■ **Exercise brief**: In the material below, the required lines run from the one containing "Minimize P = -5s + 4t" through the one containing "Classify this LP: bounded". Copy those lines exactly, ends included, and nothing else.

■ **Data under study**:
^^^^^^^^
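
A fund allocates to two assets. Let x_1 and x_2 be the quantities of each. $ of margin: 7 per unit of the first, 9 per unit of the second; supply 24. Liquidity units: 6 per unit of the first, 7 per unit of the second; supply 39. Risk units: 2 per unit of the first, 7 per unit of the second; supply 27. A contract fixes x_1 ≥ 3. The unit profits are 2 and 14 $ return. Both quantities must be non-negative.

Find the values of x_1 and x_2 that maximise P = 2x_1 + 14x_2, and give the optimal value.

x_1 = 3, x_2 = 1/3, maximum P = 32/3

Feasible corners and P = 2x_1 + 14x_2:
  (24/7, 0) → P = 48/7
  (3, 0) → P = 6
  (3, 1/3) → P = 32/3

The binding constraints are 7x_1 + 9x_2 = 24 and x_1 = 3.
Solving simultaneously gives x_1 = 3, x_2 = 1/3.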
^^^^^^^^
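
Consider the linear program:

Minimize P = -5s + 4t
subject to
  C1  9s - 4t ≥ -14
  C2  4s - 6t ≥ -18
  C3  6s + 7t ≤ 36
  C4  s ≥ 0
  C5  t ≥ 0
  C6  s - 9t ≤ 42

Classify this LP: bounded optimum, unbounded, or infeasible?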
^^^^^^^^
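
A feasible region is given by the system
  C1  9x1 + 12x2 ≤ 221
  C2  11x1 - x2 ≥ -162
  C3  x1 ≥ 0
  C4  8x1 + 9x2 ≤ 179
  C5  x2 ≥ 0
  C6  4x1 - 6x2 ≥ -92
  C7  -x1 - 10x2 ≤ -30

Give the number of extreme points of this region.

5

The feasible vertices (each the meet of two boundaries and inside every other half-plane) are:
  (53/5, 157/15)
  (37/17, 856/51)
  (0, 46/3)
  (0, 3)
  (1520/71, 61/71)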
^^^^^^^^
■ **Problem solution**:
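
Minimize P = -5s + 4t
subject to
  C1  9s - 4t ≥ -14
  C2  4s - 6t ≥ -18
  C3  6s + 7t ≤ 36
  C4  s ≥ 0
  C5  t ≥ 0
  C6  s - 9t ≤ 42

Classify this LP: bounded optimum, unbounded, or infeasible?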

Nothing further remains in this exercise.